Material shown:

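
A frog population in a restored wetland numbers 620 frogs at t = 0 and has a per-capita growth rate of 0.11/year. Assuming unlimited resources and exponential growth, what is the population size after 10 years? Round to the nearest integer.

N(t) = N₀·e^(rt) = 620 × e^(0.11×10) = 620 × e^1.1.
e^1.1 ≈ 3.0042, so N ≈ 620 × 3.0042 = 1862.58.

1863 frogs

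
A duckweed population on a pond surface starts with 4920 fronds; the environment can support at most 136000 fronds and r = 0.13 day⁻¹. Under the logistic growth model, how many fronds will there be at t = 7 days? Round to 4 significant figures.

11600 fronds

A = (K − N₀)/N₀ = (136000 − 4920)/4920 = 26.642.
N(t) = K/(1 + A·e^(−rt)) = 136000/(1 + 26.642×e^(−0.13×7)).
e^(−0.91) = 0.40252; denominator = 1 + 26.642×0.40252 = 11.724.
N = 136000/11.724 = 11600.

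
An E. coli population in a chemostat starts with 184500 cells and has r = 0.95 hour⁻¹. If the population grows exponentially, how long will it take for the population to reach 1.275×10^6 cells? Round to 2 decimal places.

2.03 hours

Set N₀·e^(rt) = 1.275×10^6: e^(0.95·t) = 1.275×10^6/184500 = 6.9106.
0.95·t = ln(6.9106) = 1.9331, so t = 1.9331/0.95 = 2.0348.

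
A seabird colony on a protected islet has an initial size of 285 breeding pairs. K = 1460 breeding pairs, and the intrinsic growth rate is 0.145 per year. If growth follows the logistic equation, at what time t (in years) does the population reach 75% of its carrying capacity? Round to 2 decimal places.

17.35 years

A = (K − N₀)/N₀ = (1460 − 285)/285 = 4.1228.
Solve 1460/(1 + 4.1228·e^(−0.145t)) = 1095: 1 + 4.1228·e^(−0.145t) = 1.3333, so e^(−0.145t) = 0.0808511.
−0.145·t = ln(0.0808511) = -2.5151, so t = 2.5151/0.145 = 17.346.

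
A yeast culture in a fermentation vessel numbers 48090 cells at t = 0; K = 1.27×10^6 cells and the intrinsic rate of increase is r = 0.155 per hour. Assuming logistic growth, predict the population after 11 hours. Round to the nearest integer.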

Your goal: Only the lines from the one holding "A seabird colony" through the final line of the entries, both included, should be given again, word for word.

Response to this task:
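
A seabird colony on a protected islet has an initial size of 285 breeding pairs. K = 1460 breeding pairs, and the intrinsic growth rate is 0.145 per year. If growth follows the logistic equation, at what time t (in years) does the population reach 75% of its carrying capacity? Round to 2 decimal places.

17.35 years

A = (K − N₀)/N₀ = (1460 − 285)/285 = 4.1228.
Solve 1460/(1 + 4.1228·e^(−0.145t)) = 1095: 1 + 4.1228·e^(−0.145t) = 1.3333, so e^(−0.145t) = 0.0808511.
−0.145·t = ln(0.0808511) = -2.5151, so t = 2.5151/0.145 = 17.346.

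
A yeast culture in a fermentation vessel numbers 48090 cells at t = 0; K = 1.27×10^6 cells and the intrinsic rate of increase is r = 0.155 per hour. Assuming logistic growth, predict the population after 11 hours. Round to the nearest integer.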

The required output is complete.